Goal of the exercise:
Return, exactly as written, all lines from the line containing "What is the length" to the end of the entries below, with both ends included.

::: The records :::

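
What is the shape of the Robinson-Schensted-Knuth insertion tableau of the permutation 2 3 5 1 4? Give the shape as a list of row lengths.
Row-insert each entry into an empty tableau.

After inserting 2: P = [[2]].
After inserting 3: P = [[2, 3]].
After inserting 5: P = [[2, 3, 5]].
After inserting 1: P = [[1, 3, 5], [2]].
After inserting 4: P = [[1, 3, 4], [2, 5]].

The final insertion tableau P = [[1, 3, 4], [2, 5]] has shape [3, 2].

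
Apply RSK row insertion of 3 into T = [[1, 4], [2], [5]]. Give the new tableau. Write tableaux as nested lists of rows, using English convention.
[[1, 3], [2, 4], [5]]

In row 1, 3 replaces 4 (the leftmost entry greater than 3); 4 is bumped to row 2. 4 is appended to row 2. The new tableau is [[1, 3], [2, 4], [5]].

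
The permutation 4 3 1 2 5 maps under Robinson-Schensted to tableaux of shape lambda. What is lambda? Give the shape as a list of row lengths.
Row-insert each entry into an empty tableau.

After inserting 4: P = [[4]].
After inserting 3: P = [[3], [4]].
After inserting 1: P = [[1], [3], [4]].
After inserting 2: P = [[1, 2], [3], [4]].
After inserting 5: P = [[1, 2, 5], [3], [4]].

The final insertion tableau P = [[1, 2, 5], [3], [4]] has shape [3, 1, 1].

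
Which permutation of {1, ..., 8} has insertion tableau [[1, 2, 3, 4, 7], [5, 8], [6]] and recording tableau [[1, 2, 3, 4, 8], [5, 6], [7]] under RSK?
Reverse the RSK construction: for i from n down to 1, find the cell of Q containing i, remove the entry at that cell from P, and reverse-bump it up through P; the value ejected from row 1 is w(i).

Step i=8: Q has 8 at row 1, column 5; remove that cell from P, ejecting 7. So w(8) = 7. P is now [[1, 2, 3, 4], [5, 8], [6]].
Step i=7: Q has 7 at row 3, column 1; remove 6 from row 3 of P and reverse-bump: 6 enters row 2 and ejects 5; 5 enters row 1 and ejects 4. So w(7) = 4. P is now [[1, 2, 3, 5], [6, 8]].
Step i=6: Q has 6 at row 2, column 2; remove 8 from row 2 of P and reverse-bump: 8 enters row 1 and ejects 5. So w(6) = 5. P is now [[1, 2, 3, 8], [6]].
Step i=5: Q has 5 at row 2, column 1; remove 6 from row 2 of P and reverse-bump: 6 enters row 1 and ejects 3. So w(5) = 3. P is now [[1, 2, 6, 8]].
Step i=4: Q has 4 at row 1, column 4; remove that cell from P, ejecting 8. So w(4) = 8. P is now [[1, 2, 6]].
Step i=3: Q has 3 at row 1, column 3; remove that cell from P, ejecting 6. So w(3) = 6. P is now [[1, 2]].
Step i=2: Q has 2 at row 1, column 2; remove that cell from P, ejecting 2. So w(2) = 2. P is now [[1]].
Step i=1: Q has 1 at row 1, column 1; remove that cell from P, ejecting 1. So w(1) = 1. P is now [].

So w = 1 2 6 8 3 5 4 7.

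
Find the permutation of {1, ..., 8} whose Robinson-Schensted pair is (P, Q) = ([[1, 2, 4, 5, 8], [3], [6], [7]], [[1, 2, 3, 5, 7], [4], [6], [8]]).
1 3 7 4 6 5 8 2

Reverse the RSK construction: for i from n down to 1, find the cell of Q containing i, remove the entry at that cell from P, and reverse-bump it up through P; the value ejected from row 1 is w(i).

Step i=8: Q has 8 at row 4, column 1; remove 7 from row 4 of P and reverse-bump: 7 enters row 3 and ejects 6; 6 enters row 2 and ejects 3; 3 enters row 1 and ejects 2. So w(8) = 2. P is now [[1, 3, 4, 5, 8], [6], [7]].
Step i=7: Q has 7 at row 1, column 5; remove that cell from P, ejecting 8. So w(7) = 8. P is now [[1, 3, 4, 5], [6], [7]].
Step i=6: Q has 6 at row 3, column 1; remove 7 from row 3 of P and reverse-bump: 7 enters row 2 and ejects 6; 6 enters row 1 and ejects 5. So w(6) = 5. P is now [[1, 3, 4, 6], [7]].
Step i=5: Q has 5 at row 1, column 4; remove that cell from P, ejecting 6. So w(5) = 6. P is now [[1, 3, 4], [7]].
Step i=4: Q has 4 at row 2, column 1; remove 7 from row 2 of P and reverse-bump: 7 enters row 1 and ejects 4. So w(4) = 4. P is now [[1, 3, 7]].
Step i=3: Q has 3 at row 1, column 3; remove that cell from P, ejecting 7. So w(3) = 7. P is now [[1, 3]].
Step i=2: Q has 2 at row 1, column 2; remove that cell from P, ejecting 3. So w(2) = 3. P is now [[1]].
Step i=1: Q has 1 at row 1, column 1; remove that cell from P, ejecting 1. So w(1) = 1. P is now [].

So w = 1 3 7 4 6 5 8 2.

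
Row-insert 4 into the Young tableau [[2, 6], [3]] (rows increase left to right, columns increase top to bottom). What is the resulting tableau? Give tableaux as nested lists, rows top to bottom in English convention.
[[2, 4], [3, 6]]

In row 1, 4 replaces 6 (the leftmost entry greater than 4); 6 is bumped to row 2. 6 is appended to row 2. The new tableau is [[2, 4], [3, 6]].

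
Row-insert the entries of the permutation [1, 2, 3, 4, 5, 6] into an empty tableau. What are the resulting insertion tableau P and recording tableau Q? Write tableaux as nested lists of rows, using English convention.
Insert each entry of the permutation into P by Schensted row insertion, recording in Q the position of each new cell.

Insert 1: appended to row 1. P = [[1]], Q = [[1]].
Insert 2: appended to row 1. P = [[1, 2]], Q = [[1, 2]].
Insert 3: appended to row 1. P = [[1, 2, 3]], Q = [[1, 2, 3]].
Insert 4: appended to row 1. P = [[1, 2, 3, 4]], Q = [[1, 2, 3, 4]].
Insert 5: appended to row 1. P = [[1, 2, 3, 4, 5]], Q = [[1, 2, 3, 4, 5]].
Insert 6: appended to row 1. P = [[1, 2, 3, 4, 5, 6]], Q = [[1, 2, 3, 4, 5, 6]].

So P = [[1, 2, 3, 4, 5, 6]], Q = [[1, 2, 3, 4, 5, 6]].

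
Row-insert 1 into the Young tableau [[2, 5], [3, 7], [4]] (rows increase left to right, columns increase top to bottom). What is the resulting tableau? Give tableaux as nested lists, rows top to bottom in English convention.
[[1, 5], [2, 7], [3], [4]]

In row 1, 1 replaces 2 (the leftmost entry greater than 1); 2 is bumped to row 2. In row 2, 2 replaces 3 (the leftmost entry greater than 2); 3 is bumped to row 3. In row 3, 3 replaces 4 (the leftmost entry greater than 3); 4 is bumped to row 4. 4 starts a new row 4. The new tableau is [[1, 5], [2, 7], [3], [4]].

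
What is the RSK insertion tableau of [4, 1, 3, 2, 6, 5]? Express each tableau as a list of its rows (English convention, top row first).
After inserting 4: P = [[4]].
After inserting 1: P = [[1], [4]].
After inserting 3: P = [[1, 3], [4]].
After inserting 2: P = [[1, 2], [3], [4]].
After inserting 6: P = [[1, 2, 6], [3], [4]].
After inserting 5: P = [[1, 2, 5], [3, 6], [4]].

So P = [[1, 2, 5], [3, 6], [4]].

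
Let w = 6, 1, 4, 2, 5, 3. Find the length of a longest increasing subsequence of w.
3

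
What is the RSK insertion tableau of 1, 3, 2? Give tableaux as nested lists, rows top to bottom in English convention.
Insert 1: appended to row 1. P = [[1]].
Insert 3: appended to row 1. P = [[1, 3]].
Insert 2: 2 bumps 3 from row 1; 3 starts row 2. P = [[1, 2], [3]].

So P = [[1, 2], [3]].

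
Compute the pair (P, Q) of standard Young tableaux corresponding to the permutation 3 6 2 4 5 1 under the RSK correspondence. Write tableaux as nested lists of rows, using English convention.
P = [[1, 4, 5], [2, 6], [3]], Q = [[1, 2, 5], [3, 4], [6]]

Insert each entry of the permutation into P by Schensted row insertion, recording in Q the position of each new cell.

Insert 3: appended to row 1. P = [[3]].
Insert 6: appended to row 1. P = [[3, 6]].
Insert 2: 2 bumps 3 from row 1; 3 starts row 2. P = [[2, 6], [3]].
Insert 4: 4 bumps 6 from row 1; 6 appends to row 2. P = [[2, 4], [3, 6]].
Insert 5: appended to row 1. P = [[2, 4, 5], [3, 6]].
Insert 1: 1 bumps 2 from row 1; 2 bumps 3 from row 2; 3 starts row 3. P = [[1, 4, 5], [2, 6], [3]].

So P = [[1, 4, 5], [2, 6], [3]], Q = [[1, 2, 5], [3, 4], [6]].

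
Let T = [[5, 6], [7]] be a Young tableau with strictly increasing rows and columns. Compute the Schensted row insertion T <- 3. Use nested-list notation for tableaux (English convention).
In row 1, 3 replaces 5 (the leftmost entry greater than 3); 5 is bumped to row 2. In row 2, 5 replaces 7 (the leftmost entry greater than 5); 7 is bumped to row 3. 7 starts a new row 3. The new tableau is [[3, 6], [5], [7]].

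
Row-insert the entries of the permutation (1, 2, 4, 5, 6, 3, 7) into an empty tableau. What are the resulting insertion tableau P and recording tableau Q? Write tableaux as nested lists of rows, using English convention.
P = [[1, 2, 3, 5, 6, 7], [4]], Q = [[1, 2, 3, 4, 5, 7], [6]]

Insert each entry of the permutation into P by Schensted row insertion, recording in Q the position of each new cell.

Insert 1: appended to row 1. P = [[1]].
Insert 2: appended to row 1. P = [[1, 2]].
Insert 4: appended to row 1. P = [[1, 2, 4]].
Insert 5: appended to row 1. P = [[1, 2, 4, 5]].
Insert 6: appended to row 1. P = [[1, 2, 4, 5, 6]].
Insert 3: 3 bumps 4 from row 1; 4 starts row 2. P = [[1, 2, 3, 5, 6], [4]].
Insert 7: appended to row 1. P = [[1, 2, 3, 5, 6, 7], [4]].

So P = [[1, 2, 3, 5, 6, 7], [4]], Q = [[1, 2, 3, 4, 5, 7], [6]].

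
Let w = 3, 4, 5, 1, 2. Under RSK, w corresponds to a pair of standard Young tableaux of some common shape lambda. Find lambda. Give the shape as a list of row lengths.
[3, 2]

Row-insert each entry into an empty tableau.

After inserting 3: P = [[3]].
After inserting 4: P = [[3, 4]].
After inserting 5: P = [[3, 4, 5]].
After inserting 1: P = [[1, 4, 5], [3]].
After inserting 2: P = [[1, 2, 5], [3, 4]].

The final insertion tableau P = [[1, 2, 5], [3, 4]] has shape [3, 2].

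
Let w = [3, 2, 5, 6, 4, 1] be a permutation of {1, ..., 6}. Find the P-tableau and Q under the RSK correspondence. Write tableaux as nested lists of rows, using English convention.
Insert each entry of the permutation into P by Schensted row insertion, recording in Q the position of each new cell.

Insert 3: appended to row 1. P = [[3]].
Insert 2: 2 bumps 3 from row 1; 3 starts row 2. P = [[2], [3]].
Insert 5: appended to row 1. P = [[2, 5], [3]].
Insert 6: appended to row 1. P = [[2, 5, 6], [3]].
Insert 4: 4 bumps 5 from row 1; 5 appends to row 2. P = [[2, 4, 6], [3, 5]].
Insert 1: 1 bumps 2 from row 1; 2 bumps 3 from row 2; 3 starts row 3. P = [[1, 4, 6], [2, 5], [3]].

So P = [[1, 4, 6], [2, 5], [3]], Q = [[1, 3, 4], [2, 5], [6]].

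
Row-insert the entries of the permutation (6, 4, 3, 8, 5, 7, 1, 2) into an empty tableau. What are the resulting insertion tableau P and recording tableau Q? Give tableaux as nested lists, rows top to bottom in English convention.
P = [[1, 2, 7], [3, 5], [4, 8], [6]], Q = [[1, 4, 6], [2, 5], [3, 8], [7]]

Insert each entry of the permutation into P by Schensted row insertion, recording in Q the position of each new cell.

Insert 6: appended to row 1. P = [[6]].
Insert 4: 4 bumps 6 from row 1; 6 starts row 2. P = [[4], [6]].
Insert 3: 3 bumps 4 from row 1; 4 bumps 6 from row 2; 6 starts row 3. P = [[3], [4], [6]].
Insert 8: appended to row 1. P = [[3, 8], [4], [6]].
Insert 5: 5 bumps 8 from row 1; 8 appends to row 2. P = [[3, 5], [4, 8], [6]].
Insert 7: appended to row 1. P = [[3, 5, 7], [4, 8], [6]].
Insert 1: 1 bumps 3 from row 1; 3 bumps 4 from row 2; 4 bumps 6 from row 3; 6 starts row 4. P = [[1, 5, 7], [3, 8], [4], [6]].
Insert 2: 2 bumps 5 from row 1; 5 bumps 8 from row 2; 8 appends to row 3. P = [[1, 2, 7], [3, 5], [4, 8], [6]].

So P = [[1, 2, 7], [3, 5], [4, 8], [6]], Q = [[1, 4, 6], [2, 5], [3, 8], [7]].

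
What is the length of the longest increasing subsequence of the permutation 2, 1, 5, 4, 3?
2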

:::

Answer space:
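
What is the length of the longest increasing subsequence of the permutation 2, 1, 5, 4, 3?
2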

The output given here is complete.